* Problem to work on: Would you print each of the entries below precisely as given?

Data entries
%%

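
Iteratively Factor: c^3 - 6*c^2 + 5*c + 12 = (c - 4)*(c^2 - 2*c - 3) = (c - 4)*(c + 1)*(c - 3)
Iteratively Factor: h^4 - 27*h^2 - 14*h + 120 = (h - 2)*(h^3 + 2*h^2 - 23*h - 60) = (h - 5)*(h - 2)*(h^2 + 7*h + 12) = (h - 5)*(h - 2)*(h + 4)*(h + 3)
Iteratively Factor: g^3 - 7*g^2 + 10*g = (g - 2)*(g^2 - 5*g) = (g - 5)*(g - 2)*(g)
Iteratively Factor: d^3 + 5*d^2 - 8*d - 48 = (d + 4)*(d^2 + d - 12) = (d + 4)^2*(d - 3)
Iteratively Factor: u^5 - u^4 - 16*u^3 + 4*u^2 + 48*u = (u + 3)*(u^4 - 4*u^3 - 4*u^2 + 16*u) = (u - 2)*(u + 3)*(u^3 - 2*u^2 - 8*u) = (u - 2)*(u + 2)*(u + 3)*(u^2 - 4*u) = (u - 4)*(u - 2)*(u + 2)*(u + 3)*(u)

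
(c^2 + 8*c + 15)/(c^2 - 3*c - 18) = (c + 5)/(c - 6)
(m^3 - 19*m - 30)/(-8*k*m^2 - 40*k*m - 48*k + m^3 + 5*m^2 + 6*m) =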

%%

* Answer to this problem:
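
Iteratively Factor: c^3 - 6*c^2 + 5*c + 12 = (c - 4)*(c^2 - 2*c - 3) = (c - 4)*(c + 1)*(c - 3)
Iteratively Factor: h^4 - 27*h^2 - 14*h + 120 = (h - 2)*(h^3 + 2*h^2 - 23*h - 60) = (h - 5)*(h - 2)*(h^2 + 7*h + 12) = (h - 5)*(h - 2)*(h + 4)*(h + 3)
Iteratively Factor: g^3 - 7*g^2 + 10*g = (g - 2)*(g^2 - 5*g) = (g - 5)*(g - 2)*(g)
Iteratively Factor: d^3 + 5*d^2 - 8*d - 48 = (d + 4)*(d^2 + d - 12) = (d + 4)^2*(d - 3)
Iteratively Factor: u^5 - u^4 - 16*u^3 + 4*u^2 + 48*u = (u + 3)*(u^4 - 4*u^3 - 4*u^2 + 16*u) = (u - 2)*(u + 3)*(u^3 - 2*u^2 - 8*u) = (u - 2)*(u + 2)*(u + 3)*(u^2 - 4*u) = (u - 4)*(u - 2)*(u + 2)*(u + 3)*(u)

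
(c^2 + 8*c + 15)/(c^2 - 3*c - 18) = (c + 5)/(c - 6)
(m^3 - 19*m - 30)/(-8*k*m^2 - 40*k*m - 48*k + m^3 + 5*m^2 + 6*m) =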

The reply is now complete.